----- Material for this exercise -----

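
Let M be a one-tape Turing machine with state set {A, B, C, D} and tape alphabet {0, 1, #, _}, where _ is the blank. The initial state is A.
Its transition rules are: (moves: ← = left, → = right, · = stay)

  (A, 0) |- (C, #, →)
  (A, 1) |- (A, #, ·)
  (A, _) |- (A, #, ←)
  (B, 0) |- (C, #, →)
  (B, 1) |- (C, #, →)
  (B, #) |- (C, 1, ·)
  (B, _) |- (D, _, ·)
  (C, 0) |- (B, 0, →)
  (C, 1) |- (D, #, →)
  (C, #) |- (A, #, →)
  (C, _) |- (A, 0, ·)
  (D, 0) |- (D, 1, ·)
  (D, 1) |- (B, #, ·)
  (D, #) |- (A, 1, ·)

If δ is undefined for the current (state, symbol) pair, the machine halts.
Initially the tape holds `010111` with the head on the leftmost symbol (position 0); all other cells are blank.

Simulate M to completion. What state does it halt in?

D

state=A head=0 tape=[0]10111_   (A,0)→(C,#,→)
state=C head=1 tape=#[1]0111_   (C,1)→(D,#,→)
state=D head=2 tape=##[0]111_   (D,0)→(D,1,·)
state=D head=2 tape=##[1]111_   (D,1)→(B,#,·)
state=B head=2 tape=##[#]111_   (B,#)→(C,1,·)
state=C head=2 tape=##[1]111_   (C,1)→(D,#,→)
state=D head=3 tape=###[1]11_   (D,1)→(B,#,·)
state=B head=3 tape=###[#]11_   (B,#)→(C,1,·)
state=C head=3 tape=###[1]11_   (C,1)→(D,#,→)
state=D head=4 tape=####[1]1_   (D,1)→(B,#,·)
state=B head=4 tape=####[#]1_   (B,#)→(C,1,·)
state=C head=4 tape=####[1]1_   (C,1)→(D,#,→)
state=D head=5 tape=#####[1]_   (D,1)→(B,#,·)
state=B head=5 tape=#####[#]_   (B,#)→(C,1,·)
state=C head=5 tape=#####[1]_   (C,1)→(D,#,→)
state=D head=6 tape=######[_]
No transition is defined for (D, _); M halts in state D.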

-----

- **Exercise**
Every record above must be repeated word for word.

- **Output of the exercise**
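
Let M be a one-tape Turing machine with state set {A, B, C, D} and tape alphabet {0, 1, #, _}, where _ is the blank. The initial state is A.
Its transition rules are: (moves: ← = left, → = right, · = stay)

  (A, 0) |- (C, #, →)
  (A, 1) |- (A, #, ·)
  (A, _) |- (A, #, ←)
  (B, 0) |- (C, #, →)
  (B, 1) |- (C, #, →)
  (B, #) |- (C, 1, ·)
  (B, _) |- (D, _, ·)
  (C, 0) |- (B, 0, →)
  (C, 1) |- (D, #, →)
  (C, #) |- (A, #, →)
  (C, _) |- (A, 0, ·)
  (D, 0) |- (D, 1, ·)
  (D, 1) |- (B, #, ·)
  (D, #) |- (A, 1, ·)

If δ is undefined for the current (state, symbol) pair, the machine halts.
Initially the tape holds `010111` with the head on the leftmost symbol (position 0); all other cells are blank.

Simulate M to completion. What state does it halt in?

D

state=A head=0 tape=[0]10111_   (A,0)→(C,#,→)
state=C head=1 tape=#[1]0111_   (C,1)→(D,#,→)
state=D head=2 tape=##[0]111_   (D,0)→(D,1,·)
state=D head=2 tape=##[1]111_   (D,1)→(B,#,·)
state=B head=2 tape=##[#]111_   (B,#)→(C,1,·)
state=C head=2 tape=##[1]111_   (C,1)→(D,#,→)
state=D head=3 tape=###[1]11_   (D,1)→(B,#,·)
state=B head=3 tape=###[#]11_   (B,#)→(C,1,·)
state=C head=3 tape=###[1]11_   (C,1)→(D,#,→)
state=D head=4 tape=####[1]1_   (D,1)→(B,#,·)
state=B head=4 tape=####[#]1_   (B,#)→(C,1,·)
state=C head=4 tape=####[1]1_   (C,1)→(D,#,→)
state=D head=5 tape=#####[1]_   (D,1)→(B,#,·)
state=B head=5 tape=#####[#]_   (B,#)→(C,1,·)
state=C head=5 tape=#####[1]_   (C,1)→(D,#,→)
state=D head=6 tape=######[_]
No transition is defined for (D, _); M halts in state D.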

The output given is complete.